> **PROBLEM TO SOLVE**:
Would you give the data below back exactly as it reads?

[Dataset entries]
▬▬▬
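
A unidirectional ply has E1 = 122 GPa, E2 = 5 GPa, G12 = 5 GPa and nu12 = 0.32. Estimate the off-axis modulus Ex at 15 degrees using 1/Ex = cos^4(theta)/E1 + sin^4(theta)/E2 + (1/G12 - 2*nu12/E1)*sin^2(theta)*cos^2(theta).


cos^4(15) = 0.870513, sin^4(15) = 0.004487, sin^2(15)*cos^2(15) = 0.0625
1/G12 - 2*nu12/E1 = 1/5 - 2*0.32/122 = 0.194754 GPa^-1
1/Ex = 0.870513/122 + 0.004487/5 + 0.194754*0.0625 = 0.0202049 GPa^-1
Ex = 49.49 GPa

49.49 GPa


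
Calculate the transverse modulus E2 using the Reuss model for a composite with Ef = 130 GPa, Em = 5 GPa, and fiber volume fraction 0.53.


1/E2 = Vf/Ef + (1-Vf)/Em = 0.53/130 + 0.47/5
E2 = 10.2 GPa

10.2 GPa


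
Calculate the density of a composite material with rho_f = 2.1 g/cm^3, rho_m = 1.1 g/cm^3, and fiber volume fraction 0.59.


rho_c = rho_f*Vf + rho_m*(1-Vf) = 2.1*0.59 + 1.1*0.41 = 1.69 g/cm^3

1.69 g/cm^3


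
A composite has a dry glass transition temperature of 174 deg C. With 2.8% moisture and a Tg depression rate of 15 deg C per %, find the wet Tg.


Tg_wet = Tg_dry - k*moisture = 174 - 15*2.8 = 132.0 deg C

132.0 deg C


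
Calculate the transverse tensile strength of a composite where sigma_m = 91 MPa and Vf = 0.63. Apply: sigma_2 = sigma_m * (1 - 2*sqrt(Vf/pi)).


factor = 1 - 2*sqrt(0.63/pi) = 0.1044
sigma_2 = 91 * 0.1044 = 9.5 MPa

9.5 MPa


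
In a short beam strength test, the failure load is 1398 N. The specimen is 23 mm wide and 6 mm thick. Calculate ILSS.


ILSS = 3F/(4bh) = 3*1398/(4*23*6) = 7.6 MPa

7.6 MPa


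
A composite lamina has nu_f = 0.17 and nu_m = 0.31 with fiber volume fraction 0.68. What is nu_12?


nu_12 = nu_f*Vf + nu_m*(1-Vf) = 0.17*0.68 + 0.31*0.32 = 0.2148

0.2148


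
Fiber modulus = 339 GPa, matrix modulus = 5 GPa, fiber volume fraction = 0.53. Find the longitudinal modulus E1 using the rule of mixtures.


E1 = Ef*Vf + Em*(1-Vf) = 339*0.53 + 5*0.47 = 182.02 GPa

182.02 GPa


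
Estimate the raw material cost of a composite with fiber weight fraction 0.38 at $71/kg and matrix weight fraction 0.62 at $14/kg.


Cost = cost_f*Wf + cost_m*Wm = 71*0.38 + 14*0.62 = $35.66/kg

$35.66/kg


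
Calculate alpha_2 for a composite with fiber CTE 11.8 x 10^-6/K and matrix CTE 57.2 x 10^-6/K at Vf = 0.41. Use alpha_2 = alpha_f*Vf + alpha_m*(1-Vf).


alpha_2 = alpha_f*Vf + alpha_m*(1-Vf) = 11.8*0.41 + 57.2*0.59 = 38.6 x 10^-6/K

38.6 x 10^-6/K


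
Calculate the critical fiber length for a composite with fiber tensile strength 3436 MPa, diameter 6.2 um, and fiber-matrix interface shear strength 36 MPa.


Lc = sigma_f * d / (2 * tau_i) = 3436 * 6.2 / (2 * 36) = 295.9 um

295.9 um


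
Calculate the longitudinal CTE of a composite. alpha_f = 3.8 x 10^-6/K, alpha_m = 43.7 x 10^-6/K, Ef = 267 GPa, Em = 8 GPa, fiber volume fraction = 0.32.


E1 = Ef*Vf + Em*(1-Vf) = 90.88
alpha_1 = (alpha_f*Ef*Vf + alpha_m*Em*(1-Vf))/E1 = 6.19 x 10^-6/K

6.19 x 10^-6/K


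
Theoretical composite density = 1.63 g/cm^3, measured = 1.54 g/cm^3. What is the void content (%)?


Void% = (rho_theo - rho_actual)/rho_theo * 100 = (1.63 - 1.54)/1.63 * 100 = 5.52%

5.52%


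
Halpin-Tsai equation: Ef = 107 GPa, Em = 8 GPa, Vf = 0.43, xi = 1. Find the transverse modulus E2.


eta = (Ef/Em - 1)/(Ef/Em + xi) = (13.375 - 1)/(13.375 + 1) = 0.8609
E2 = Em*(1+xi*eta*Vf)/(1-eta*Vf) = 17.4 GPa

17.4 GPa


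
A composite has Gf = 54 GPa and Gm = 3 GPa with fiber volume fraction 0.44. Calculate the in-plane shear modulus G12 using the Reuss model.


1/G12 = Vf/Gf + (1-Vf)/Gm = 0.44/54 + 0.56/3
G12 = 5.13 GPa

5.13 GPa


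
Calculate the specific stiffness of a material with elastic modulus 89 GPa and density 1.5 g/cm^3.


Specific stiffness = E/rho = 89/1.5 = 59.3 GPa/(g/cm^3)

59.3 GPa/(g/cm^3)


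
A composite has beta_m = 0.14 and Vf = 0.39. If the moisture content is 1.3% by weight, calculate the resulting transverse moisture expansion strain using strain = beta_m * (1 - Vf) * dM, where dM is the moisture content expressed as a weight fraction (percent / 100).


dM = 1.3/100 = 0.013
strain = beta_m * (1-Vf) * dM = 0.14 * 0.61 * 0.013 = 0.0011102

0.0011102


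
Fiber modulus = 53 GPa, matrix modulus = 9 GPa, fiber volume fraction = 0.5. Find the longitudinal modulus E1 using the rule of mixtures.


E1 = Ef*Vf + Em*(1-Vf) = 53*0.5 + 9*0.5 = 31.0 GPa

31.0 GPa


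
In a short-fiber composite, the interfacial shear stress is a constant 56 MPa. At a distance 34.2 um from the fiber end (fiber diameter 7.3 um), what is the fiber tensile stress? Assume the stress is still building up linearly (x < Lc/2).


Force balance: sigma_f * (pi*d^2/4) = tau * (pi*d) * x  ->  sigma_f = 4 * tau * x / d
sigma_f = 4 * 56 * 34.2 / 7.3 = 1049.4 MPa

1049.4 MPa


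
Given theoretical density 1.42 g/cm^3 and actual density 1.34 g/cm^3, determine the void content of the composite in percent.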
▬▬▬
> **WRITTEN RESPONSE**:
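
A unidirectional ply has E1 = 122 GPa, E2 = 5 GPa, G12 = 5 GPa and nu12 = 0.32. Estimate the off-axis modulus Ex at 15 degrees using 1/Ex = cos^4(theta)/E1 + sin^4(theta)/E2 + (1/G12 - 2*nu12/E1)*sin^2(theta)*cos^2(theta).


cos^4(15) = 0.870513, sin^4(15) = 0.004487, sin^2(15)*cos^2(15) = 0.0625
1/G12 - 2*nu12/E1 = 1/5 - 2*0.32/122 = 0.194754 GPa^-1
1/Ex = 0.870513/122 + 0.004487/5 + 0.194754*0.0625 = 0.0202049 GPa^-1
Ex = 49.49 GPa

49.49 GPa


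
Calculate the transverse modulus E2 using the Reuss model for a composite with Ef = 130 GPa, Em = 5 GPa, and fiber volume fraction 0.53.


1/E2 = Vf/Ef + (1-Vf)/Em = 0.53/130 + 0.47/5
E2 = 10.2 GPa

10.2 GPa


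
Calculate the density of a composite material with rho_f = 2.1 g/cm^3, rho_m = 1.1 g/cm^3, and fiber volume fraction 0.59.


rho_c = rho_f*Vf + rho_m*(1-Vf) = 2.1*0.59 + 1.1*0.41 = 1.69 g/cm^3

1.69 g/cm^3


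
A composite has a dry glass transition temperature of 174 deg C. With 2.8% moisture and a Tg depression rate of 15 deg C per %, find the wet Tg.


Tg_wet = Tg_dry - k*moisture = 174 - 15*2.8 = 132.0 deg C

132.0 deg C


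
Calculate the transverse tensile strength of a composite where sigma_m = 91 MPa and Vf = 0.63. Apply: sigma_2 = sigma_m * (1 - 2*sqrt(Vf/pi)).


factor = 1 - 2*sqrt(0.63/pi) = 0.1044
sigma_2 = 91 * 0.1044 = 9.5 MPa

9.5 MPa


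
In a short beam strength test, the failure load is 1398 N. The specimen is 23 mm wide and 6 mm thick. Calculate ILSS.


ILSS = 3F/(4bh) = 3*1398/(4*23*6) = 7.6 MPa

7.6 MPa


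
A composite lamina has nu_f = 0.17 and nu_m = 0.31 with fiber volume fraction 0.68. What is nu_12?


nu_12 = nu_f*Vf + nu_m*(1-Vf) = 0.17*0.68 + 0.31*0.32 = 0.2148

0.2148


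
Fiber modulus = 339 GPa, matrix modulus = 5 GPa, fiber volume fraction = 0.53. Find the longitudinal modulus E1 using the rule of mixtures.


E1 = Ef*Vf + Em*(1-Vf) = 339*0.53 + 5*0.47 = 182.02 GPa

182.02 GPa


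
Estimate the raw material cost of a composite with fiber weight fraction 0.38 at $71/kg and matrix weight fraction 0.62 at $14/kg.


Cost = cost_f*Wf + cost_m*Wm = 71*0.38 + 14*0.62 = $35.66/kg

$35.66/kg


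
Calculate alpha_2 for a composite with fiber CTE 11.8 x 10^-6/K and matrix CTE 57.2 x 10^-6/K at Vf = 0.41. Use alpha_2 = alpha_f*Vf + alpha_m*(1-Vf).


alpha_2 = alpha_f*Vf + alpha_m*(1-Vf) = 11.8*0.41 + 57.2*0.59 = 38.6 x 10^-6/K

38.6 x 10^-6/K


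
Calculate the critical fiber length for a composite with fiber tensile strength 3436 MPa, diameter 6.2 um, and fiber-matrix interface shear strength 36 MPa.


Lc = sigma_f * d / (2 * tau_i) = 3436 * 6.2 / (2 * 36) = 295.9 um

295.9 um


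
Calculate the longitudinal CTE of a composite. alpha_f = 3.8 x 10^-6/K, alpha_m = 43.7 x 10^-6/K, Ef = 267 GPa, Em = 8 GPa, fiber volume fraction = 0.32.


E1 = Ef*Vf + Em*(1-Vf) = 90.88
alpha_1 = (alpha_f*Ef*Vf + alpha_m*Em*(1-Vf))/E1 = 6.19 x 10^-6/K

6.19 x 10^-6/K


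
Theoretical composite density = 1.63 g/cm^3, measured = 1.54 g/cm^3. What is the void content (%)?


Void% = (rho_theo - rho_actual)/rho_theo * 100 = (1.63 - 1.54)/1.63 * 100 = 5.52%

5.52%


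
Halpin-Tsai equation: Ef = 107 GPa, Em = 8 GPa, Vf = 0.43, xi = 1. Find the transverse modulus E2.


eta = (Ef/Em - 1)/(Ef/Em + xi) = (13.375 - 1)/(13.375 + 1) = 0.8609
E2 = Em*(1+xi*eta*Vf)/(1-eta*Vf) = 17.4 GPa

17.4 GPa


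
A composite has Gf = 54 GPa and Gm = 3 GPa with fiber volume fraction 0.44. Calculate the in-plane shear modulus G12 using the Reuss model.


1/G12 = Vf/Gf + (1-Vf)/Gm = 0.44/54 + 0.56/3
G12 = 5.13 GPa

5.13 GPa


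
Calculate the specific stiffness of a material with elastic modulus 89 GPa and density 1.5 g/cm^3.


Specific stiffness = E/rho = 89/1.5 = 59.3 GPa/(g/cm^3)

59.3 GPa/(g/cm^3)


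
A composite has beta_m = 0.14 and Vf = 0.39. If the moisture content is 1.3% by weight, calculate the resulting transverse moisture expansion strain using strain = beta_m * (1 - Vf) * dM, where dM is the moisture content expressed as a weight fraction (percent / 100).


dM = 1.3/100 = 0.013
strain = beta_m * (1-Vf) * dM = 0.14 * 0.61 * 0.013 = 0.0011102

0.0011102


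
Fiber modulus = 53 GPa, matrix modulus = 9 GPa, fiber volume fraction = 0.5. Find the longitudinal modulus E1 using the rule of mixtures.


E1 = Ef*Vf + Em*(1-Vf) = 53*0.5 + 9*0.5 = 31.0 GPa

31.0 GPa


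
In a short-fiber composite, the interfacial shear stress is a constant 56 MPa. At a distance 34.2 um from the fiber end (fiber diameter 7.3 um), what is the fiber tensile stress? Assume the stress is still building up linearly (x < Lc/2).


Force balance: sigma_f * (pi*d^2/4) = tau * (pi*d) * x  ->  sigma_f = 4 * tau * x / d
sigma_f = 4 * 56 * 34.2 / 7.3 = 1049.4 MPa

1049.4 MPa


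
Given theoretical density 1.42 g/cm^3 and actual density 1.34 g/cm^3, determine the void content of the composite in percent.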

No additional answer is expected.